[How to complete this task] Each line of the listing must be set down exactly as it stands.

*** Opening Records supplied ***

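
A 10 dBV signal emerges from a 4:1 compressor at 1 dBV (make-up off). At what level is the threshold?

-2 dBV

Let T be the threshold. Output overshoot = (input overshoot)/R, so 1 − T = (10 − T)/4.
4·(1 − T) = 10 − T → 3·T = 4 − 10 = -6.
T = -6/3 = -2 dBV.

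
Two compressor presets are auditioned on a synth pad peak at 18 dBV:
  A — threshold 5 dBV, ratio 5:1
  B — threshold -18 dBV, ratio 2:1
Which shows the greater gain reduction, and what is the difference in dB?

B, by 7.6 dB

A: GR = 13 − 13/5 = 10.4 dB.
B: GR = 36 − 36/2 = 18 dB.
B reduces 7.6 dB more.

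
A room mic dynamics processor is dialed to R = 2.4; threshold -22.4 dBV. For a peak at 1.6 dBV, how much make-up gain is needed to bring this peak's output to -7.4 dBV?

The peak compresses to -22.4 + 24/2.4 = -12.4 dBV.
To reach -7.4 dBV requires -7.4 − (-12.4) = 5 dB of make-up.

5 dB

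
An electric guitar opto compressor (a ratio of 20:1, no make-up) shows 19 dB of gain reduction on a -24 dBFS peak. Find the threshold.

-44 dBFS

Input is 20 dB above T (since output overshoot × R = input overshoot: (-43 − T)·20 = -24 − T gives T = -44 dBFS).
Check: -44 + (-24 − (-44))/20 = -44 + 1 = -43 dBFS. ✓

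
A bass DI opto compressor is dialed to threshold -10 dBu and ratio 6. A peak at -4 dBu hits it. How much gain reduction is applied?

Overshoot = -4 − (-10) = 6 dB.
After 6:1 compression the overshoot becomes 6/6 = 1 dB.
GR = overshoot in − overshoot out = 6 − 1 = 5 dB.

5 dB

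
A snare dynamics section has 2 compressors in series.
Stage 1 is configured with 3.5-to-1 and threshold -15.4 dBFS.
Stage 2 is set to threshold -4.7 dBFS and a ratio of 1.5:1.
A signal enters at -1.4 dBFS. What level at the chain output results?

-11.4 dBFS

Stage 1: -1.4 dBFS is 14 dB over -15.4 dBFS; at 3.5:1 that becomes 4 dB over, giving -11.4 dBFS.
Stage 2: -11.4 dBFS ≤ -4.7 dBFS, so stage 2 doesn't engage; output -11.4 dBFS.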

*** Closing Records supplied ***

[Solution to this task]
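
A 10 dBV signal emerges from a 4:1 compressor at 1 dBV (make-up off). At what level is the threshold?

-2 dBV

Let T be the threshold. Output overshoot = (input overshoot)/R, so 1 − T = (10 − T)/4.
4·(1 − T) = 10 − T → 3·T = 4 − 10 = -6.
T = -6/3 = -2 dBV.

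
Two compressor presets are auditioned on a synth pad peak at 18 dBV:
  A — threshold 5 dBV, ratio 5:1
  B — threshold -18 dBV, ratio 2:1
Which shows the greater gain reduction, and what is the difference in dB?

B, by 7.6 dB

A: GR = 13 − 13/5 = 10.4 dB.
B: GR = 36 − 36/2 = 18 dB.
B reduces 7.6 dB more.

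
A room mic dynamics processor is dialed to R = 2.4; threshold -22.4 dBV. For a peak at 1.6 dBV, how much make-up gain is needed to bring this peak's output to -7.4 dBV?

The peak compresses to -22.4 + 24/2.4 = -12.4 dBV.
To reach -7.4 dBV requires -7.4 − (-12.4) = 5 dB of make-up.

5 dB

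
An electric guitar opto compressor (a ratio of 20:1, no make-up) shows 19 dB of gain reduction on a -24 dBFS peak. Find the threshold.

-44 dBFS

Input is 20 dB above T (since output overshoot × R = input overshoot: (-43 − T)·20 = -24 − T gives T = -44 dBFS).
Check: -44 + (-24 − (-44))/20 = -44 + 1 = -43 dBFS. ✓

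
A bass DI opto compressor is dialed to threshold -10 dBu and ratio 6. A peak at -4 dBu hits it. How much gain reduction is applied?

Overshoot = -4 − (-10) = 6 dB.
After 6:1 compression the overshoot becomes 6/6 = 1 dB.
GR = overshoot in − overshoot out = 6 − 1 = 5 dB.

5 dB

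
A snare dynamics section has 2 compressors in series.
Stage 1 is configured with 3.5-to-1 and threshold -15.4 dBFS.
Stage 2 is set to threshold -4.7 dBFS and a ratio of 1.5:1.
A signal enters at -1.4 dBFS. What level at the chain output results?

-11.4 dBFS

Stage 1: -1.4 dBFS is 14 dB over -15.4 dBFS; at 3.5:1 that becomes 4 dB over, giving -11.4 dBFS.
Stage 2: -11.4 dBFS ≤ -4.7 dBFS, so stage 2 doesn't engage; output -11.4 dBFS.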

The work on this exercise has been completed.